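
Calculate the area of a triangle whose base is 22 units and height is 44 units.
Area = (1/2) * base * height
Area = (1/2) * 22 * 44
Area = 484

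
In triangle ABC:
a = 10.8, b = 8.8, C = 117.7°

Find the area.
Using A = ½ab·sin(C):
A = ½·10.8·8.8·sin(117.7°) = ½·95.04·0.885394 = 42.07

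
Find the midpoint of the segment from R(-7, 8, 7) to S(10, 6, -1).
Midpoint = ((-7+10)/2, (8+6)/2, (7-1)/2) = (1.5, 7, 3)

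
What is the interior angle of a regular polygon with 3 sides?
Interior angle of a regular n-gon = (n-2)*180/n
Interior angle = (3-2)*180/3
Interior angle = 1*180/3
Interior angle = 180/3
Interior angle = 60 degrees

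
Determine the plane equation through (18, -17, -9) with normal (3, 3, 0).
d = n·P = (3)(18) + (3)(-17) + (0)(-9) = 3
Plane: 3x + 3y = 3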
#####
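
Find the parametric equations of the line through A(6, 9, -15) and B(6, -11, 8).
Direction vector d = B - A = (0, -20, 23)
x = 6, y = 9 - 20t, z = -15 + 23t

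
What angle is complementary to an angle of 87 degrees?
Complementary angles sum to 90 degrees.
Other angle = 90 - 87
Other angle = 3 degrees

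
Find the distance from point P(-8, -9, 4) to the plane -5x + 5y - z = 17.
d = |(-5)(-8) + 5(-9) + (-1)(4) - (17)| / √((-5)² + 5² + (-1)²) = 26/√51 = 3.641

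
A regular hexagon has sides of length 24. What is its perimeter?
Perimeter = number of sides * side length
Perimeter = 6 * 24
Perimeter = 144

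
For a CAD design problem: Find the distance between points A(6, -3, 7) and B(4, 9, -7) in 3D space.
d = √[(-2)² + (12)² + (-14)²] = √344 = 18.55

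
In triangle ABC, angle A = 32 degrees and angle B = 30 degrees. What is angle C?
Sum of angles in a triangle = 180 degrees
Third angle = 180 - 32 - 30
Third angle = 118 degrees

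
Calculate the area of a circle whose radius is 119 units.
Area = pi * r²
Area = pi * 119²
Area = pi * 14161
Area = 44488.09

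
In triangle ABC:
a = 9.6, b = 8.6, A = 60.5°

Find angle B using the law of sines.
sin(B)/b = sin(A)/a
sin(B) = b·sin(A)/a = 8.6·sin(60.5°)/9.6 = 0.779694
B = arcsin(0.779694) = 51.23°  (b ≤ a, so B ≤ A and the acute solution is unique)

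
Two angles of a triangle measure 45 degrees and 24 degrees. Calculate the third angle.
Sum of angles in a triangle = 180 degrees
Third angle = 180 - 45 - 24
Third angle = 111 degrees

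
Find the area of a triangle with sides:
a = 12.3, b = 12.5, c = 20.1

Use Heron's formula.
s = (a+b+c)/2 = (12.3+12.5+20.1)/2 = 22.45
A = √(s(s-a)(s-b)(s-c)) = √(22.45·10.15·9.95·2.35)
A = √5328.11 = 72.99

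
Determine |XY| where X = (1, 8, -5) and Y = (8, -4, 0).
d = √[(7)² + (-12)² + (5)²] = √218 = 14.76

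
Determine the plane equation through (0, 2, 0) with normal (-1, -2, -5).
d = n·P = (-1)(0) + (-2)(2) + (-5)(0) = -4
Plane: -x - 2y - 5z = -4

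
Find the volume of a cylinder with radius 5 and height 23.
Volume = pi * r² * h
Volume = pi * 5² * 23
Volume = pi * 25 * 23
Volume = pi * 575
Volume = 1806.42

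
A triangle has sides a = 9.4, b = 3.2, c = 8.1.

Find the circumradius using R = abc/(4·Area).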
#####
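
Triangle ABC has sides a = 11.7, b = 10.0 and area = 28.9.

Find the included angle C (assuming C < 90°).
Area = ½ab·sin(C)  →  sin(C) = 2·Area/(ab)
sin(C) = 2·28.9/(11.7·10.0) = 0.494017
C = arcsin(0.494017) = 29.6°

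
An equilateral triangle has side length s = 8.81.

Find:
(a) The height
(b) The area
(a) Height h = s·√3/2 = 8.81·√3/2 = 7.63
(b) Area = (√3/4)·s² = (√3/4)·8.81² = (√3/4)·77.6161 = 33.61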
#####
*WORK ORDER*: All that is needed is the exact run of lines above from the line containing "Determine |XY| where" through the line containing "Find the circumradius using R = abc/(4·Area).", both of them included.

*RESPONSE AREA*:
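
Determine |XY| where X = (1, 8, -5) and Y = (8, -4, 0).
d = √[(7)² + (-12)² + (5)²] = √218 = 14.76

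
Determine the plane equation through (0, 2, 0) with normal (-1, -2, -5).
d = n·P = (-1)(0) + (-2)(2) + (-5)(0) = -4
Plane: -x - 2y - 5z = -4

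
Find the volume of a cylinder with radius 5 and height 23.
Volume = pi * r² * h
Volume = pi * 5² * 23
Volume = pi * 25 * 23
Volume = pi * 575
Volume = 1806.42

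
A triangle has sides a = 9.4, b = 3.2, c = 8.1.

Find the circumradius using R = abc/(4·Area).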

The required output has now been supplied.